▶ **Collected data**
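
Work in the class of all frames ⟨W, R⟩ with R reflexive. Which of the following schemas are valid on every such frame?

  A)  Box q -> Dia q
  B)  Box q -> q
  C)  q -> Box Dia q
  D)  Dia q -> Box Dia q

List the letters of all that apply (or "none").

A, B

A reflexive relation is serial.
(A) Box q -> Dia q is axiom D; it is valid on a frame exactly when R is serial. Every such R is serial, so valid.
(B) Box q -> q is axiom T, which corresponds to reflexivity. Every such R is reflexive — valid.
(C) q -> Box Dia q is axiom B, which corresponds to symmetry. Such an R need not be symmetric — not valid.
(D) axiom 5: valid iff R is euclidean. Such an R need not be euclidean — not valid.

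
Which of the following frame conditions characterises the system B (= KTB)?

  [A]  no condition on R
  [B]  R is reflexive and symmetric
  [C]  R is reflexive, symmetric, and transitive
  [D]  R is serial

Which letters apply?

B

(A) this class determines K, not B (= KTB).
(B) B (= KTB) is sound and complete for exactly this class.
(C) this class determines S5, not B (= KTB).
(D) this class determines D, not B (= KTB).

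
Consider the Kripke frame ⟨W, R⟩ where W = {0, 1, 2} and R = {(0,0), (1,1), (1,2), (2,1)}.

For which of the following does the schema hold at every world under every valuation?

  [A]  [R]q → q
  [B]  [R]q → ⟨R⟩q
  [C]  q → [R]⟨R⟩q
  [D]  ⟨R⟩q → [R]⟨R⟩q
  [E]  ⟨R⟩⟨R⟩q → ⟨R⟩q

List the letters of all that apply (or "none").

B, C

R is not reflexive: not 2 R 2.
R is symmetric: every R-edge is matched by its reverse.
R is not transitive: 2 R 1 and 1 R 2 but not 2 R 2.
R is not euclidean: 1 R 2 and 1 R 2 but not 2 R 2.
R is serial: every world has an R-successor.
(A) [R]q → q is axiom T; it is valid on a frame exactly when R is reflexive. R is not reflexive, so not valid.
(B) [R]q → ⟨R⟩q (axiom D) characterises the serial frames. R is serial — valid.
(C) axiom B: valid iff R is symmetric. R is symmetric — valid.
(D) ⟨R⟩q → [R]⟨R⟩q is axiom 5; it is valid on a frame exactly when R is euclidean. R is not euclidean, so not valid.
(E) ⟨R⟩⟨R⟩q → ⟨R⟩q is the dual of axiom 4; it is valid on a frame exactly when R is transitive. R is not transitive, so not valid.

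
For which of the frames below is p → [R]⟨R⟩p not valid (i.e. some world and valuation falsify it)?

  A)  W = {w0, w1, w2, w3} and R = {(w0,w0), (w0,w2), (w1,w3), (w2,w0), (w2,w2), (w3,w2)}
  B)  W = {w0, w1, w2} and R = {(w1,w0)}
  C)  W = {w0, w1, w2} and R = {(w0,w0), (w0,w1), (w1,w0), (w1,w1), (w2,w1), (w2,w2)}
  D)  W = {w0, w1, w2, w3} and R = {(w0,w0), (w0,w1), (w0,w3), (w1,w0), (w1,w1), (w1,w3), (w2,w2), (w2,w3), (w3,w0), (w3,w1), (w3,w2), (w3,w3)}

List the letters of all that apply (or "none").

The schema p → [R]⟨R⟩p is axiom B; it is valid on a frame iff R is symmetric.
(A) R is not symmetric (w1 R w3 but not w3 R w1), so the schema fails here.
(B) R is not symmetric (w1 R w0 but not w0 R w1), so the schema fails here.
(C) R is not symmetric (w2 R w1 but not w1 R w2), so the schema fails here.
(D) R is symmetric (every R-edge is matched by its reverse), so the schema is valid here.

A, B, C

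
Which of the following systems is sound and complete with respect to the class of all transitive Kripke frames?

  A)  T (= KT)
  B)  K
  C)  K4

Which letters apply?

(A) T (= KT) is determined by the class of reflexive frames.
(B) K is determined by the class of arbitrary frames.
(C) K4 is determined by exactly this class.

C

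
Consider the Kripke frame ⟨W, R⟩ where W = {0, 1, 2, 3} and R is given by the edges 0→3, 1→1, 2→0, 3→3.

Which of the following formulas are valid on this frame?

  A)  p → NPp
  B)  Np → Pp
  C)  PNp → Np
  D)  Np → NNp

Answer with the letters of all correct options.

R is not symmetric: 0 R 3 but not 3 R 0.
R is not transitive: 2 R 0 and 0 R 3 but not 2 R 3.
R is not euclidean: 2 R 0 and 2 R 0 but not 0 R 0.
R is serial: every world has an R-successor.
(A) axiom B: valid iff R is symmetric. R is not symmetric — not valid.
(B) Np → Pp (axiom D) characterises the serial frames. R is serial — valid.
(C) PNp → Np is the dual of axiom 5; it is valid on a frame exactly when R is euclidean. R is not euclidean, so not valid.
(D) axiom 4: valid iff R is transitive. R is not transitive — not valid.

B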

▶ **Activity**
Set down the records again, exactly.

▶ **Answer for this exercise**
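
Work in the class of all frames ⟨W, R⟩ with R reflexive. Which of the following schemas are valid on every such frame?

  A)  Box q -> Dia q
  B)  Box q -> q
  C)  q -> Box Dia q
  D)  Dia q -> Box Dia q

List the letters of all that apply (or "none").

A, B

A reflexive relation is serial.
(A) Box q -> Dia q is axiom D; it is valid on a frame exactly when R is serial. Every such R is serial, so valid.
(B) Box q -> q is axiom T, which corresponds to reflexivity. Every such R is reflexive — valid.
(C) q -> Box Dia q is axiom B, which corresponds to symmetry. Such an R need not be symmetric — not valid.
(D) axiom 5: valid iff R is euclidean. Such an R need not be euclidean — not valid.

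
Which of the following frame conditions characterises the system B (= KTB)?

  [A]  no condition on R
  [B]  R is reflexive and symmetric
  [C]  R is reflexive, symmetric, and transitive
  [D]  R is serial

Which letters apply?

B

(A) this class determines K, not B (= KTB).
(B) B (= KTB) is sound and complete for exactly this class.
(C) this class determines S5, not B (= KTB).
(D) this class determines D, not B (= KTB).

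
Consider the Kripke frame ⟨W, R⟩ where W = {0, 1, 2} and R = {(0,0), (1,1), (1,2), (2,1)}.

For which of the following does the schema hold at every world under every valuation?

  [A]  [R]q → q
  [B]  [R]q → ⟨R⟩q
  [C]  q → [R]⟨R⟩q
  [D]  ⟨R⟩q → [R]⟨R⟩q
  [E]  ⟨R⟩⟨R⟩q → ⟨R⟩q

List the letters of all that apply (or "none").

B, C

R is not reflexive: not 2 R 2.
R is symmetric: every R-edge is matched by its reverse.
R is not transitive: 2 R 1 and 1 R 2 but not 2 R 2.
R is not euclidean: 1 R 2 and 1 R 2 but not 2 R 2.
R is serial: every world has an R-successor.
(A) [R]q → q is axiom T; it is valid on a frame exactly when R is reflexive. R is not reflexive, so not valid.
(B) [R]q → ⟨R⟩q (axiom D) characterises the serial frames. R is serial — valid.
(C) axiom B: valid iff R is symmetric. R is symmetric — valid.
(D) ⟨R⟩q → [R]⟨R⟩q is axiom 5; it is valid on a frame exactly when R is euclidean. R is not euclidean, so not valid.
(E) ⟨R⟩⟨R⟩q → ⟨R⟩q is the dual of axiom 4; it is valid on a frame exactly when R is transitive. R is not transitive, so not valid.

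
For which of the frames below is p → [R]⟨R⟩p not valid (i.e. some world and valuation falsify it)?

  A)  W = {w0, w1, w2, w3} and R = {(w0,w0), (w0,w2), (w1,w3), (w2,w0), (w2,w2), (w3,w2)}
  B)  W = {w0, w1, w2} and R = {(w1,w0)}
  C)  W = {w0, w1, w2} and R = {(w0,w0), (w0,w1), (w1,w0), (w1,w1), (w2,w1), (w2,w2)}
  D)  W = {w0, w1, w2, w3} and R = {(w0,w0), (w0,w1), (w0,w3), (w1,w0), (w1,w1), (w1,w3), (w2,w2), (w2,w3), (w3,w0), (w3,w1), (w3,w2), (w3,w3)}

List the letters of all that apply (or "none").

The schema p → [R]⟨R⟩p is axiom B; it is valid on a frame iff R is symmetric.
(A) R is not symmetric (w1 R w3 but not w3 R w1), so the schema fails here.
(B) R is not symmetric (w1 R w0 but not w0 R w1), so the schema fails here.
(C) R is not symmetric (w2 R w1 but not w1 R w2), so the schema fails here.
(D) R is symmetric (every R-edge is matched by its reverse), so the schema is valid here.

A, B, C

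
Which of the following systems is sound and complete with respect to the class of all transitive Kripke frames?

  A)  T (= KT)
  B)  K
  C)  K4

Which letters apply?

(A) T (= KT) is determined by the class of reflexive frames.
(B) K is determined by the class of arbitrary frames.
(C) K4 is determined by exactly this class.

C

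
Consider the Kripke frame ⟨W, R⟩ where W = {0, 1, 2, 3} and R is given by the edges 0→3, 1→1, 2→0, 3→3.

Which of the following formulas are valid on this frame?

  A)  p → NPp
  B)  Np → Pp
  C)  PNp → Np
  D)  Np → NNp

Answer with the letters of all correct options.

R is not symmetric: 0 R 3 but not 3 R 0.
R is not transitive: 2 R 0 and 0 R 3 but not 2 R 3.
R is not euclidean: 2 R 0 and 2 R 0 but not 0 R 0.
R is serial: every world has an R-successor.
(A) axiom B: valid iff R is symmetric. R is not symmetric — not valid.
(B) Np → Pp (axiom D) characterises the serial frames. R is serial — valid.
(C) PNp → Np is the dual of axiom 5; it is valid on a frame exactly when R is euclidean. R is not euclidean, so not valid.
(D) axiom 4: valid iff R is transitive. R is not transitive — not valid.

B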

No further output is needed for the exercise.